Saved entries
++++++++++++++++++++

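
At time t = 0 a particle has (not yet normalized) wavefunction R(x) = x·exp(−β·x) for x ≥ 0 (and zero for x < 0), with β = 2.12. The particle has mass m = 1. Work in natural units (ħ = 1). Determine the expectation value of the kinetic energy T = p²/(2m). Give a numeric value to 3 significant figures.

T = −(ħ²/2m) d²/dx², so ⟨T⟩ = −(ħ²/2m) ∫ R*·R'' dx / ∫|R|² dx; with m = 1.
Differentiate x·exp(−β·x) with the product rule; every integrand then reduces to terms xʲ·e^(−2βx) on [0, ∞), with ∫₀^∞ xʲ·e^(−2βx) dx = j!/(2β)^(j+1).
State is unnormalized: ∫|R|² dx = 0.026238, and ∫R*·(−ħ²/2m · R'') dx = 0.058962, so ⟨T⟩ = 0.058962 / 0.026238.
⟨T⟩ = 2.2472.

2.25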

++++++++++++++++++++

__What you will do__. Every line of the data above should be reproduced word for word.

__Response below__.
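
At time t = 0 a particle has (not yet normalized) wavefunction R(x) = x·exp(−β·x) for x ≥ 0 (and zero for x < 0), with β = 2.12. The particle has mass m = 1. Work in natural units (ħ = 1). Determine the expectation value of the kinetic energy T = p²/(2m). Give a numeric value to 3 significant figures.

T = −(ħ²/2m) d²/dx², so ⟨T⟩ = −(ħ²/2m) ∫ R*·R'' dx / ∫|R|² dx; with m = 1.
Differentiate x·exp(−β·x) with the product rule; every integrand then reduces to terms xʲ·e^(−2βx) on [0, ∞), with ∫₀^∞ xʲ·e^(−2βx) dx = j!/(2β)^(j+1).
State is unnormalized: ∫|R|² dx = 0.026238, and ∫R*·(−ħ²/2m · R'') dx = 0.058962, so ⟨T⟩ = 0.058962 / 0.026238.
⟨T⟩ = 2.2472.

2.25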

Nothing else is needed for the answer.